DATASET —
"""
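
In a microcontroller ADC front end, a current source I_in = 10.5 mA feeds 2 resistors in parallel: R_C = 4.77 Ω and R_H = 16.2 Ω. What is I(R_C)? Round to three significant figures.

I ≈ 8.11 mA

For two parallel branches, I_k = I_in · (other R)/(sum of R).
So I = 10.5 × 16.2/20.97 = 8.112 mA.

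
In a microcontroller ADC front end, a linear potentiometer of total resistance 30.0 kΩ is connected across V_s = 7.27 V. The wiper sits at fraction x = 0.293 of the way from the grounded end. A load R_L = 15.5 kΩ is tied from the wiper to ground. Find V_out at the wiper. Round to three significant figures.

Lower segment x·R_p = 8.790 kΩ; upper segment (1−x)·R_p = 21.21 kΩ.
Lower segment in parallel with the load: 8.790 ‖ 15.5 = 5.609 kΩ.
Then V_out = V_s · 5.609/(21.21 + 5.609) = 1.520 V.
(Unloaded: V_out = x·V_s = 2.13 V.)

V_out ≈ 1.52 V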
"""
Give every record again, exactly as it reads.

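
In a microcontroller ADC front end, a current source I_in = 10.5 mA feeds 2 resistors in parallel: R_C = 4.77 Ω and R_H = 16.2 Ω. What is I(R_C)? Round to three significant figures.

I ≈ 8.11 mA

For two parallel branches, I_k = I_in · (other R)/(sum of R).
So I = 10.5 × 16.2/20.97 = 8.112 mA.

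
In a microcontroller ADC front end, a linear potentiometer of total resistance 30.0 kΩ is connected across V_s = 7.27 V. The wiper sits at fraction x = 0.293 of the way from the grounded end. A load R_L = 15.5 kΩ is tied from the wiper to ground. Find V_out at the wiper. Round to three significant figures.

Lower segment x·R_p = 8.790 kΩ; upper segment (1−x)·R_p = 21.21 kΩ.
Lower segment in parallel with the load: 8.790 ‖ 15.5 = 5.609 kΩ.
Then V_out = V_s · 5.609/(21.21 + 5.609) = 1.520 V.
(Unloaded: V_out = x·V_s = 2.13 V.)

V_out ≈ 1.52 V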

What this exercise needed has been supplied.